(Records from a dataset)
-=-=-
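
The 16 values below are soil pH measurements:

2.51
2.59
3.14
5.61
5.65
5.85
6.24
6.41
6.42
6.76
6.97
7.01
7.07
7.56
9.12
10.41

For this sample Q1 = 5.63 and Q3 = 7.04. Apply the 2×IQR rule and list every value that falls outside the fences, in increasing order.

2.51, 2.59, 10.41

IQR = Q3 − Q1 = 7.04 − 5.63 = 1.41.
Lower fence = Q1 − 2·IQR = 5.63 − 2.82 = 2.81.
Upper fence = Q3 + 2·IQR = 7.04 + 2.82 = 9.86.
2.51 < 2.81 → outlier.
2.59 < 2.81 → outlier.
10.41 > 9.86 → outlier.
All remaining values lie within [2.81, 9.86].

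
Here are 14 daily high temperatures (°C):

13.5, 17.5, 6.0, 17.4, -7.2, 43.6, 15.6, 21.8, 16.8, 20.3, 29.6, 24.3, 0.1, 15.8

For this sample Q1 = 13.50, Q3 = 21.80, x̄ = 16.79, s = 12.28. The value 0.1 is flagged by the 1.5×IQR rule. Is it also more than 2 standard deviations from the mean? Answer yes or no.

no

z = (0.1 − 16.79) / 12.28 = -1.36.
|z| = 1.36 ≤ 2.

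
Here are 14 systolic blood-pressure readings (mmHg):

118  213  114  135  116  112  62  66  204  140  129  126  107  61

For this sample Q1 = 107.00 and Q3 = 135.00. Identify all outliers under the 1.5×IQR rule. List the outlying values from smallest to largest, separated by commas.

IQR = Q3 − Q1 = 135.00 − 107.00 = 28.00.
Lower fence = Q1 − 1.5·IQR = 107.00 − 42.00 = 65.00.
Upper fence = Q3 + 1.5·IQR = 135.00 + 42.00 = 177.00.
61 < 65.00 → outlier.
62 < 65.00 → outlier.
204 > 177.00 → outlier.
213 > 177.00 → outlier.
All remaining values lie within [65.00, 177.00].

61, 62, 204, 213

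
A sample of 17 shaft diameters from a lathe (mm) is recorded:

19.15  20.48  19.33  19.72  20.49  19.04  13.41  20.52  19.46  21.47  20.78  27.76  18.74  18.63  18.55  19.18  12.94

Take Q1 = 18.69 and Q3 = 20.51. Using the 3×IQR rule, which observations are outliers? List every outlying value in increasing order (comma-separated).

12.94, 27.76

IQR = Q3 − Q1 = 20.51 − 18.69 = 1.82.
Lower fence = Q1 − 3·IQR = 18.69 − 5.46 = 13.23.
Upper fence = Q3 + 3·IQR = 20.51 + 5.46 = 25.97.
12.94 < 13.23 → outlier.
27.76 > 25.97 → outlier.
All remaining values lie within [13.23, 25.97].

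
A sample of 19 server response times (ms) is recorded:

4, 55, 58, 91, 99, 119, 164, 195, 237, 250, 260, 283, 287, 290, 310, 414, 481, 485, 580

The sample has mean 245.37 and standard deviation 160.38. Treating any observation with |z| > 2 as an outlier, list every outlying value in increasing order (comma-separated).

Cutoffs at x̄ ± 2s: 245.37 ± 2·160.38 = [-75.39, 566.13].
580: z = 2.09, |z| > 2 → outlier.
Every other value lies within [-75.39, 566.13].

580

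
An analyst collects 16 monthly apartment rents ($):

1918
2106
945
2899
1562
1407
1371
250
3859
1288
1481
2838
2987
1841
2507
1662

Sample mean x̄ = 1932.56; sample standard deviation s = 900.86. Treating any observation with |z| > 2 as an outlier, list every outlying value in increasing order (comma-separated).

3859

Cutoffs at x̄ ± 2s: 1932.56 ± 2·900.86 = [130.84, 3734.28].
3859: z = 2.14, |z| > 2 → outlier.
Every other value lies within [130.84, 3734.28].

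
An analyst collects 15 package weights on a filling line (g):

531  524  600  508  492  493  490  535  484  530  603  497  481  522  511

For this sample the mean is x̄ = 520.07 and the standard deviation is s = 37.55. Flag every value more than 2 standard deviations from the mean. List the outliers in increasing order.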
-=-=-
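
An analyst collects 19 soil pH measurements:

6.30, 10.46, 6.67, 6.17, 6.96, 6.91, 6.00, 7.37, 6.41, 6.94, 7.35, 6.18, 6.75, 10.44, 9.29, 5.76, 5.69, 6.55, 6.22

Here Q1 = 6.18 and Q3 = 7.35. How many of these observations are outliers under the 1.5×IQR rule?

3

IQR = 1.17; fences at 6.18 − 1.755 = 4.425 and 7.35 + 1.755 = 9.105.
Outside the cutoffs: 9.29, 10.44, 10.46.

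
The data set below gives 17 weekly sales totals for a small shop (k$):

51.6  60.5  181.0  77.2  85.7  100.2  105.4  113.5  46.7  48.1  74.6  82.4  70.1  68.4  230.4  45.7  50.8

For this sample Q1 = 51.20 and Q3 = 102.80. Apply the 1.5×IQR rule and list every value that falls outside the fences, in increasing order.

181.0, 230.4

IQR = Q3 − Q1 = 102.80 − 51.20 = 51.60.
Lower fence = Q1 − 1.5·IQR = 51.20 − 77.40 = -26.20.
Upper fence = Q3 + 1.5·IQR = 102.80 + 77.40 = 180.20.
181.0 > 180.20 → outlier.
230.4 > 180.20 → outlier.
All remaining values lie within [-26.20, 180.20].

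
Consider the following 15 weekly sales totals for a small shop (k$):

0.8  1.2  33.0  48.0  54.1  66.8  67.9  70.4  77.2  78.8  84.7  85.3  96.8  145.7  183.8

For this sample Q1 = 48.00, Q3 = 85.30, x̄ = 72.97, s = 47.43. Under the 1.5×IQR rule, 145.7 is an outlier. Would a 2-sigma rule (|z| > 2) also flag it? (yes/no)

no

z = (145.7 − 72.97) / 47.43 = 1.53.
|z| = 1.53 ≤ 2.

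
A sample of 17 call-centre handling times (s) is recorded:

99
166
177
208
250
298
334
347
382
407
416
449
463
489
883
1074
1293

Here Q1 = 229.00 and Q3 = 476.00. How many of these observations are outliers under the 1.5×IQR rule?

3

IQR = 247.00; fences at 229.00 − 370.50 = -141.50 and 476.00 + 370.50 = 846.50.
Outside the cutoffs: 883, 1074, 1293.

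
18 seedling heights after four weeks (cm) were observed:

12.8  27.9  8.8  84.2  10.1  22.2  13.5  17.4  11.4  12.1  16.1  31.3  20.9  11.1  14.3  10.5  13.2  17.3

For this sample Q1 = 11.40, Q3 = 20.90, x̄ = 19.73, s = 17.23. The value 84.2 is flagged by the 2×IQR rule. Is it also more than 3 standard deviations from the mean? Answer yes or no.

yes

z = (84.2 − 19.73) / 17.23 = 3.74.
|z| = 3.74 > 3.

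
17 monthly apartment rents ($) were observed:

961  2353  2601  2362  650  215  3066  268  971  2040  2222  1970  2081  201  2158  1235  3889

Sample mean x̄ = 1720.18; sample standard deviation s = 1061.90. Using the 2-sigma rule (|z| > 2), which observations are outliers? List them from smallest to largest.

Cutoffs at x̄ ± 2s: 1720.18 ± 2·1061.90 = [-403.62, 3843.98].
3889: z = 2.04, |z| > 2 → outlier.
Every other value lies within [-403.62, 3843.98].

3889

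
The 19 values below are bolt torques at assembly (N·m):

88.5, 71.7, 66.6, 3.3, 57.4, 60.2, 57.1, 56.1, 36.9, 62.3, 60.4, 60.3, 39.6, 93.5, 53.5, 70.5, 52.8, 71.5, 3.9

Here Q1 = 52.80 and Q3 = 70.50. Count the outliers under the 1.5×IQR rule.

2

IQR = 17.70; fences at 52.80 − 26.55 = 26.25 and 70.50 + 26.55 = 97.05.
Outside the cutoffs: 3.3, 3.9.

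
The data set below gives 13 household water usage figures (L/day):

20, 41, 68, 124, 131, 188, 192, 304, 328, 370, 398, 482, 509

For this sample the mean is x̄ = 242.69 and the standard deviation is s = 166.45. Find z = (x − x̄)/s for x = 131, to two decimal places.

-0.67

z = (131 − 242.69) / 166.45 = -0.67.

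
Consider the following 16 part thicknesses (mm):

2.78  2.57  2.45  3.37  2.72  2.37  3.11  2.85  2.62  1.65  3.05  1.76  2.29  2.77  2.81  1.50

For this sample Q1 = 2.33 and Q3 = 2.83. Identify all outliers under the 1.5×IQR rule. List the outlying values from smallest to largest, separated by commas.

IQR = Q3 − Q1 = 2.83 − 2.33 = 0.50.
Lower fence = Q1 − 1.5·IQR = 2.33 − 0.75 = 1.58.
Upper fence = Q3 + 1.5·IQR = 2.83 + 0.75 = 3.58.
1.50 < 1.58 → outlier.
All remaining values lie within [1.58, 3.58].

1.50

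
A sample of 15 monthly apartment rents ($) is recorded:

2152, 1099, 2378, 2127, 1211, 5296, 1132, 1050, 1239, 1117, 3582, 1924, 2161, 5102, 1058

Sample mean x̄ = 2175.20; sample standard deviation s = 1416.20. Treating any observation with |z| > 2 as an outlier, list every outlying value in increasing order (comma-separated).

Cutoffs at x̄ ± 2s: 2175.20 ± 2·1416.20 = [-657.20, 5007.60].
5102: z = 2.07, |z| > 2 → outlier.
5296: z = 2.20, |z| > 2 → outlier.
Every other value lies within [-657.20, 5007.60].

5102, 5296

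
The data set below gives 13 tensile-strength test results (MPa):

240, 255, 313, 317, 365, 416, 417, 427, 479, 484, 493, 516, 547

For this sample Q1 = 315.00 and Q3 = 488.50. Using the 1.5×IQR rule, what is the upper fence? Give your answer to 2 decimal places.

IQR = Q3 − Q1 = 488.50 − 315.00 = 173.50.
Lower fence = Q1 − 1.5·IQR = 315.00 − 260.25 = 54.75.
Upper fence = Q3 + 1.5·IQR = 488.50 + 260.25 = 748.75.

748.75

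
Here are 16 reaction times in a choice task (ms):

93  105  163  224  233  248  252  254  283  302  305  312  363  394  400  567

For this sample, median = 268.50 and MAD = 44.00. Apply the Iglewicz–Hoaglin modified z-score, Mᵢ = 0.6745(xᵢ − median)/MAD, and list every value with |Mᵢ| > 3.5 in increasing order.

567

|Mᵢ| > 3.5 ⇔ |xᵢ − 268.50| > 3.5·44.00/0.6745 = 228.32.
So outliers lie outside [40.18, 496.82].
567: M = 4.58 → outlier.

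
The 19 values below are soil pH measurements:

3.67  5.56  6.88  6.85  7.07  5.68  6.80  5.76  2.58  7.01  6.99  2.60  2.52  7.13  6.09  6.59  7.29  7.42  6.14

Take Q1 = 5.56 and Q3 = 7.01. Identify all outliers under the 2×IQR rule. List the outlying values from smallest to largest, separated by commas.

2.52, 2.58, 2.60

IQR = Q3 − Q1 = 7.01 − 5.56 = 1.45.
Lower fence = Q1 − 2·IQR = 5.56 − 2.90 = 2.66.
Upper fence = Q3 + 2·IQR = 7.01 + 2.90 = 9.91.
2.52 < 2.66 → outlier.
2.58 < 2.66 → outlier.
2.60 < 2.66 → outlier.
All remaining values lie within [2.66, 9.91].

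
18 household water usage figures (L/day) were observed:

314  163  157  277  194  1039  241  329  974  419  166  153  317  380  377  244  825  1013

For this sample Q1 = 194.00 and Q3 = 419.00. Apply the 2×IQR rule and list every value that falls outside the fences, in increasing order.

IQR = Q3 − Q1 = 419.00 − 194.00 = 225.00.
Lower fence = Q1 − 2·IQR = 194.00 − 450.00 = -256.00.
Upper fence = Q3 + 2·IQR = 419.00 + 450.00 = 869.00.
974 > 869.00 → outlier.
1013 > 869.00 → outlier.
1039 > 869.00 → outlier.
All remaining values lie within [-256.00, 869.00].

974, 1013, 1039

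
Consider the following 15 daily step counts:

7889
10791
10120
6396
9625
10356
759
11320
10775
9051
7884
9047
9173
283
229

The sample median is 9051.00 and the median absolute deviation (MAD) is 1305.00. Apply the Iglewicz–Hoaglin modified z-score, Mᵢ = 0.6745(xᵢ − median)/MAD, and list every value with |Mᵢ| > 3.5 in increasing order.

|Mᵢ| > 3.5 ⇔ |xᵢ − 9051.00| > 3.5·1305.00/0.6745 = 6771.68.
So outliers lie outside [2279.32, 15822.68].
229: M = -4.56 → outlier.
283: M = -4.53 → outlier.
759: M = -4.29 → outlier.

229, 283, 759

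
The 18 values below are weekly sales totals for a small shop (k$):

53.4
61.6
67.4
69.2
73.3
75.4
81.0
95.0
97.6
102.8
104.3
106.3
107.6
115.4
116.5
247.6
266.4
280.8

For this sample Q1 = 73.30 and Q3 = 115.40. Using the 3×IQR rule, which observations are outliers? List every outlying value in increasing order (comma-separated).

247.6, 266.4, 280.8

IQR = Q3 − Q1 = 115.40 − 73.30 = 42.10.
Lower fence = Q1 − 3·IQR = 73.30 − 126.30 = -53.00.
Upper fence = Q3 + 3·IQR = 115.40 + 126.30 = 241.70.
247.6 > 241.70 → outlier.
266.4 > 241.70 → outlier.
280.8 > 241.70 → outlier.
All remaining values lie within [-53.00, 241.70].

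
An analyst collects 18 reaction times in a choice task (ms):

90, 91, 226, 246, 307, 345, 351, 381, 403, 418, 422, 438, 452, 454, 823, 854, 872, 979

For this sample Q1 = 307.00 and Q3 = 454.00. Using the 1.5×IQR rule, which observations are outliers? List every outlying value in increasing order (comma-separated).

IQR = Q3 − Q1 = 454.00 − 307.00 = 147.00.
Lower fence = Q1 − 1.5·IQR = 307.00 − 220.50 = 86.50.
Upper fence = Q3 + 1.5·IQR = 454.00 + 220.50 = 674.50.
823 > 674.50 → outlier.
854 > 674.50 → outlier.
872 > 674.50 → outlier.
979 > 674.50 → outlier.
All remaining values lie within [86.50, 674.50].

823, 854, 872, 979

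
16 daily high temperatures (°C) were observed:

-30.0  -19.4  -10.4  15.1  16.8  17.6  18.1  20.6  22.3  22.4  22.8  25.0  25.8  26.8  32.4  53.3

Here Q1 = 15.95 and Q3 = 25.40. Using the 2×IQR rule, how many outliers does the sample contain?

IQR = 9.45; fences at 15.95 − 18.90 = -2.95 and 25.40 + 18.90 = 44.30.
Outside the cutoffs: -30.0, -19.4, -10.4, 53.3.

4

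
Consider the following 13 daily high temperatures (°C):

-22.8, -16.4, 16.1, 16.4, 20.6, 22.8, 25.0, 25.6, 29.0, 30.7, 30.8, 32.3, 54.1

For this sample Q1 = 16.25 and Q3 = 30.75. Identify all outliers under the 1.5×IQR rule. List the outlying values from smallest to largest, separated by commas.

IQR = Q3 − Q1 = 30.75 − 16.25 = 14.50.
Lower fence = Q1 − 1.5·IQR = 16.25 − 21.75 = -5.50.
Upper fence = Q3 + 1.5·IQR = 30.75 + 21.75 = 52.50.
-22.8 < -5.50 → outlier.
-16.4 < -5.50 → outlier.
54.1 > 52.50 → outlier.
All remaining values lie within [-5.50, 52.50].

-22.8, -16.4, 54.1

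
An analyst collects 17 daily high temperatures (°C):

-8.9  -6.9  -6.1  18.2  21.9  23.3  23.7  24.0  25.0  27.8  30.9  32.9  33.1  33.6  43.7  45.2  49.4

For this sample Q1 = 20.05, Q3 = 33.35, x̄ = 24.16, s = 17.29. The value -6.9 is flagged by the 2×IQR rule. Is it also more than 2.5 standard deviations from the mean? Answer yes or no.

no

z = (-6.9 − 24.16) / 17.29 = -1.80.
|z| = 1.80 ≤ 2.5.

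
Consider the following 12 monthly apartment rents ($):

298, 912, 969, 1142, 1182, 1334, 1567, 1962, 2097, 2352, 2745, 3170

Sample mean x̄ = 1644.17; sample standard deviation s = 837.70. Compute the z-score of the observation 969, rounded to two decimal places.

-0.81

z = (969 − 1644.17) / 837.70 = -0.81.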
-=-=-
• [Problem to work on]: The answer must be every line of the records above that holds the word "observed".

• [Solution to this exercise]:
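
18 seedling heights after four weeks (cm) were observed:
17 monthly apartment rents ($) were observed:
18 household water usage figures (L/day) were observed:
16 daily high temperatures (°C) were observed: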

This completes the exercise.